Records from a collection
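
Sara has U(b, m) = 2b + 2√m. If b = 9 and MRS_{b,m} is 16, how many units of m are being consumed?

m = 64

MU_b = 2, MU_m = 2/(2√m).
MRS = 2 ÷ (2/(2√m)).
MRS depends only on m: 2·√m = 16 ⇒ √m = 16/2 = 8 ⇒ m = 64.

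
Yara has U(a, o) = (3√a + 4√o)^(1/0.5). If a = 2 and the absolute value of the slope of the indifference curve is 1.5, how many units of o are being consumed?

o = 8

For CES with ρ = 0.5, MRS = (3/4)·√(o/a).
Setting (3/4)·√(o/2) = 1.5 gives √(o/2) = 2, so o/2 = 4 and o = 8.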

WORK REQUEST ▸
Output each entry precisely as given.

EXERCISE OUTPUT ▸
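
Sara has U(b, m) = 2b + 2√m. If b = 9 and MRS_{b,m} is 16, how many units of m are being consumed?

m = 64

MU_b = 2, MU_m = 2/(2√m).
MRS = 2 ÷ (2/(2√m)).
MRS depends only on m: 2·√m = 16 ⇒ √m = 16/2 = 8 ⇒ m = 64.

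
Yara has U(a, o) = (3√a + 4√o)^(1/0.5). If a = 2 and the absolute value of the slope of the indifference curve is 1.5, how many units of o are being consumed?

o = 8

For CES with ρ = 0.5, MRS = (3/4)·√(o/a).
Setting (3/4)·√(o/2) = 1.5 gives √(o/2) = 2, so o/2 = 4 and o = 8.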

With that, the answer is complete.